Saved entries
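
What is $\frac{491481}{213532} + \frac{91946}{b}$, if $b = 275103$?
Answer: $\frac{6732230905}{2554056252} \approx 2.6359$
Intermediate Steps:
$\frac{491481}{213532} + \frac{91946}{b} = \frac{491481}{213532} + \frac{91946}{275103} = \frac{6732230905}{2554056252}$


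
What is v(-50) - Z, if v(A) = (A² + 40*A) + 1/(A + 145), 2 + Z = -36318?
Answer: 3497901/95 ≈ 36820.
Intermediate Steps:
Z = -36320 (Z = -2 - 36318 = -36320)
v(A) = A² + 1/(145 + A) + 40*A (v(A) = (A² + 40*A) + 1/(145 + A) = A² + 1/(145 + A) + 40*A)
v(-50) - Z = (1 + (-50)³ + 185*(-50)² + 5800*(-50))/(145 - 50) - 1*(-36320) = (1 - 125000 + 185*2500 - 290000)/95 + 36320 = (1 - 125000 + 462500 - 290000)/95 + 36320 = (1/95)*47501 + 36320 = 47501/95 + 36320 = 3497901/95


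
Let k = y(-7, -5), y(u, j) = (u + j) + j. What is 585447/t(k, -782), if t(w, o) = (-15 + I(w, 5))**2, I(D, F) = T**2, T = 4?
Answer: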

**EXERCISE DIRECTIONS:**
Please return all lines from the records that hold the word "What".

**EXERCISE ANSWER:**
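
What is $\frac{491481}{213532} + \frac{91946}{b}$, if $b = 275103$?
What is v(-50) - Z, if v(A) = (A² + 40*A) + 1/(A + 145), 2 + Z = -36318?
Let k = y(-7, -5), y(u, j) = (u + j) + j. What is 585447/t(k, -782), if t(w, o) = (-15 + I(w, 5))**2, I(D, F) = T**2, T = 4?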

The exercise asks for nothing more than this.